[EXERCISE BRIEF]
Produce a character-for-character copy of the data below.

Saved data entries
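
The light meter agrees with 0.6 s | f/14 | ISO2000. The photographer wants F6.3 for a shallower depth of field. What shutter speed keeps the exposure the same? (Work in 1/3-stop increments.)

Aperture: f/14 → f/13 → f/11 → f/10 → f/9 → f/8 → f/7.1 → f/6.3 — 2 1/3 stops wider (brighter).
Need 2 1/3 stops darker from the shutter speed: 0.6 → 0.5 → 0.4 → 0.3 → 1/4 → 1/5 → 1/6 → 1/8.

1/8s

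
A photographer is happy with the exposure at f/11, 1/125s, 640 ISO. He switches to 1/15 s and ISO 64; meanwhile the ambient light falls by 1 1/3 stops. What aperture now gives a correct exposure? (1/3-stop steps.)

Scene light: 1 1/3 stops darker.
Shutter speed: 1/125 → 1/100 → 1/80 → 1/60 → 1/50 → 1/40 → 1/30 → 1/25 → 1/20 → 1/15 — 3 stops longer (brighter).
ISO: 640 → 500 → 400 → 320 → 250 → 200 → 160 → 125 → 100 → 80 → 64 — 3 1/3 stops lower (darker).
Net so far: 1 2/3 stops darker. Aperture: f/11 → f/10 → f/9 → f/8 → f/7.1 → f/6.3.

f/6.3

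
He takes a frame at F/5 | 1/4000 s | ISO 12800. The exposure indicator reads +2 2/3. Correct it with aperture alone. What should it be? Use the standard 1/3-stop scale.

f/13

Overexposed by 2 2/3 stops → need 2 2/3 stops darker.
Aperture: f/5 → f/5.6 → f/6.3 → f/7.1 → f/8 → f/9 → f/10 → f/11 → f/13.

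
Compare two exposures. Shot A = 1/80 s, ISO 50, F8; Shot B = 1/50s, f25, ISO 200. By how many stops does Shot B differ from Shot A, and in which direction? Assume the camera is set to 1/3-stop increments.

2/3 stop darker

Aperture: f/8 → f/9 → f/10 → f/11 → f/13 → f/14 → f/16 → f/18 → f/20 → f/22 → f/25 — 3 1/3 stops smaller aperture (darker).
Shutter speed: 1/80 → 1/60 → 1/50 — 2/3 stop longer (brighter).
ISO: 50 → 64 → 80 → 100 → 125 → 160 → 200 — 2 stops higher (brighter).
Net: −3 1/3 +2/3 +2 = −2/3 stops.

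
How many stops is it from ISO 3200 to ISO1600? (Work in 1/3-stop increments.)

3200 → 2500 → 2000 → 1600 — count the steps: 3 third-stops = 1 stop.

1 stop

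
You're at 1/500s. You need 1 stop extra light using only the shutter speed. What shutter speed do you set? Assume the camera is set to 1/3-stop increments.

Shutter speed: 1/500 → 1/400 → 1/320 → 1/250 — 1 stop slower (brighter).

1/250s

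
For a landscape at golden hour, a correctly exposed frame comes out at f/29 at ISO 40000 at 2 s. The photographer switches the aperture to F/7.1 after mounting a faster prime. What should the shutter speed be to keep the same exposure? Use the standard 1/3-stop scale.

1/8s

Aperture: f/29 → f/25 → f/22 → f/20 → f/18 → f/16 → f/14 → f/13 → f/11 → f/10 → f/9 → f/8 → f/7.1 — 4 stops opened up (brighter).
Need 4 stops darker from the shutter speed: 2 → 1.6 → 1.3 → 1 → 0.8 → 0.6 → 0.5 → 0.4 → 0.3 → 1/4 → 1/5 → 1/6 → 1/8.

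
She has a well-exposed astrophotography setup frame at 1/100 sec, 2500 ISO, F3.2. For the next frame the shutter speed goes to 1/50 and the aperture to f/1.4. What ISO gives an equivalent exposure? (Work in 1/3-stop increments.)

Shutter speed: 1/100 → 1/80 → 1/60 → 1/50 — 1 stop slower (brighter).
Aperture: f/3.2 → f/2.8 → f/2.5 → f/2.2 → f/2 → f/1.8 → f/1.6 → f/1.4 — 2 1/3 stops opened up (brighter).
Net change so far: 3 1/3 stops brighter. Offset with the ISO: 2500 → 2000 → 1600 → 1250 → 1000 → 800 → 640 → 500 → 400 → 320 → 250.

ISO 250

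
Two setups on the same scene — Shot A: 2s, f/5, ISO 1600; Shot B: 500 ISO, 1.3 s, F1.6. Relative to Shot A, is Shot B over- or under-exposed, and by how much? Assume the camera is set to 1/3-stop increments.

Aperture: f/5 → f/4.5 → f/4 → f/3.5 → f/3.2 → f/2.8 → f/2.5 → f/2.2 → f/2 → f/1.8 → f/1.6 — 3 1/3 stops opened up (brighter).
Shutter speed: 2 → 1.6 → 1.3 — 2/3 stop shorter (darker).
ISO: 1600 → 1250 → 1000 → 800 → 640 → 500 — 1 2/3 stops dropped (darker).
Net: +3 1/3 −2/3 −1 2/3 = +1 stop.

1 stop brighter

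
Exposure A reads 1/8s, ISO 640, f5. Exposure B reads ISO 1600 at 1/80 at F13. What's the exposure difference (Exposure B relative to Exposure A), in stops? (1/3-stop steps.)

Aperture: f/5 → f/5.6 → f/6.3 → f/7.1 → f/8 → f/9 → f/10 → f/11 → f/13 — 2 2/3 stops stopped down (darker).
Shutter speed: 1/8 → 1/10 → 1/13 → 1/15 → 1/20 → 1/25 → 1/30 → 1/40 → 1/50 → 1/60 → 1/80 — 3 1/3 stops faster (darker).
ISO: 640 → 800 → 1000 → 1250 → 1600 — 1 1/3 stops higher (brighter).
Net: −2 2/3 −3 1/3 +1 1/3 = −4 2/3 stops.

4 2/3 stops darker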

[RESULT OF THIS TASK]
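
The light meter agrees with 0.6 s | f/14 | ISO2000. The photographer wants F6.3 for a shallower depth of field. What shutter speed keeps the exposure the same? (Work in 1/3-stop increments.)

Aperture: f/14 → f/13 → f/11 → f/10 → f/9 → f/8 → f/7.1 → f/6.3 — 2 1/3 stops wider (brighter).
Need 2 1/3 stops darker from the shutter speed: 0.6 → 0.5 → 0.4 → 0.3 → 1/4 → 1/5 → 1/6 → 1/8.

1/8s

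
A photographer is happy with the exposure at f/11, 1/125s, 640 ISO. He switches to 1/15 s and ISO 64; meanwhile the ambient light falls by 1 1/3 stops. What aperture now gives a correct exposure? (1/3-stop steps.)

Scene light: 1 1/3 stops darker.
Shutter speed: 1/125 → 1/100 → 1/80 → 1/60 → 1/50 → 1/40 → 1/30 → 1/25 → 1/20 → 1/15 — 3 stops longer (brighter).
ISO: 640 → 500 → 400 → 320 → 250 → 200 → 160 → 125 → 100 → 80 → 64 — 3 1/3 stops lower (darker).
Net so far: 1 2/3 stops darker. Aperture: f/11 → f/10 → f/9 → f/8 → f/7.1 → f/6.3.

f/6.3

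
He takes a frame at F/5 | 1/4000 s | ISO 12800. The exposure indicator reads +2 2/3. Correct it with aperture alone. What should it be? Use the standard 1/3-stop scale.

f/13

Overexposed by 2 2/3 stops → need 2 2/3 stops darker.
Aperture: f/5 → f/5.6 → f/6.3 → f/7.1 → f/8 → f/9 → f/10 → f/11 → f/13.

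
Compare two exposures. Shot A = 1/80 s, ISO 50, F8; Shot B = 1/50s, f25, ISO 200. By how many stops does Shot B differ from Shot A, and in which direction? Assume the camera is set to 1/3-stop increments.

2/3 stop darker

Aperture: f/8 → f/9 → f/10 → f/11 → f/13 → f/14 → f/16 → f/18 → f/20 → f/22 → f/25 — 3 1/3 stops smaller aperture (darker).
Shutter speed: 1/80 → 1/60 → 1/50 — 2/3 stop longer (brighter).
ISO: 50 → 64 → 80 → 100 → 125 → 160 → 200 — 2 stops higher (brighter).
Net: −3 1/3 +2/3 +2 = −2/3 stops.

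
How many stops is it from ISO 3200 to ISO1600? (Work in 1/3-stop increments.)

3200 → 2500 → 2000 → 1600 — count the steps: 3 third-stops = 1 stop.

1 stop

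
You're at 1/500s. You need 1 stop extra light using only the shutter speed. What shutter speed do you set? Assume the camera is set to 1/3-stop increments.

Shutter speed: 1/500 → 1/400 → 1/320 → 1/250 — 1 stop slower (brighter).

1/250s

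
For a landscape at golden hour, a correctly exposed frame comes out at f/29 at ISO 40000 at 2 s. The photographer switches the aperture to F/7.1 after mounting a faster prime. What should the shutter speed be to keep the same exposure? Use the standard 1/3-stop scale.

1/8s

Aperture: f/29 → f/25 → f/22 → f/20 → f/18 → f/16 → f/14 → f/13 → f/11 → f/10 → f/9 → f/8 → f/7.1 — 4 stops opened up (brighter).
Need 4 stops darker from the shutter speed: 2 → 1.6 → 1.3 → 1 → 0.8 → 0.6 → 0.5 → 0.4 → 0.3 → 1/4 → 1/5 → 1/6 → 1/8.

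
She has a well-exposed astrophotography setup frame at 1/100 sec, 2500 ISO, F3.2. For the next frame the shutter speed goes to 1/50 and the aperture to f/1.4. What ISO gives an equivalent exposure? (Work in 1/3-stop increments.)

Shutter speed: 1/100 → 1/80 → 1/60 → 1/50 — 1 stop slower (brighter).
Aperture: f/3.2 → f/2.8 → f/2.5 → f/2.2 → f/2 → f/1.8 → f/1.6 → f/1.4 — 2 1/3 stops opened up (brighter).
Net change so far: 3 1/3 stops brighter. Offset with the ISO: 2500 → 2000 → 1600 → 1250 → 1000 → 800 → 640 → 500 → 400 → 320 → 250.

ISO 250

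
Two setups on the same scene — Shot A: 2s, f/5, ISO 1600; Shot B: 500 ISO, 1.3 s, F1.6. Relative to Shot A, is Shot B over- or under-exposed, and by how much? Assume the camera is set to 1/3-stop increments.

Aperture: f/5 → f/4.5 → f/4 → f/3.5 → f/3.2 → f/2.8 → f/2.5 → f/2.2 → f/2 → f/1.8 → f/1.6 — 3 1/3 stops opened up (brighter).
Shutter speed: 2 → 1.6 → 1.3 — 2/3 stop shorter (darker).
ISO: 1600 → 1250 → 1000 → 800 → 640 → 500 — 1 2/3 stops dropped (darker).
Net: +3 1/3 −2/3 −1 2/3 = +1 stop.

1 stop brighter

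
Exposure A reads 1/8s, ISO 640, f5. Exposure B reads ISO 1600 at 1/80 at F13. What's the exposure difference (Exposure B relative to Exposure A), in stops? (1/3-stop steps.)

Aperture: f/5 → f/5.6 → f/6.3 → f/7.1 → f/8 → f/9 → f/10 → f/11 → f/13 — 2 2/3 stops stopped down (darker).
Shutter speed: 1/8 → 1/10 → 1/13 → 1/15 → 1/20 → 1/25 → 1/30 → 1/40 → 1/50 → 1/60 → 1/80 — 3 1/3 stops faster (darker).
ISO: 640 → 800 → 1000 → 1250 → 1600 — 1 1/3 stops higher (brighter).
Net: −2 2/3 −3 1/3 +1 1/3 = −4 2/3 stops.

4 2/3 stops darker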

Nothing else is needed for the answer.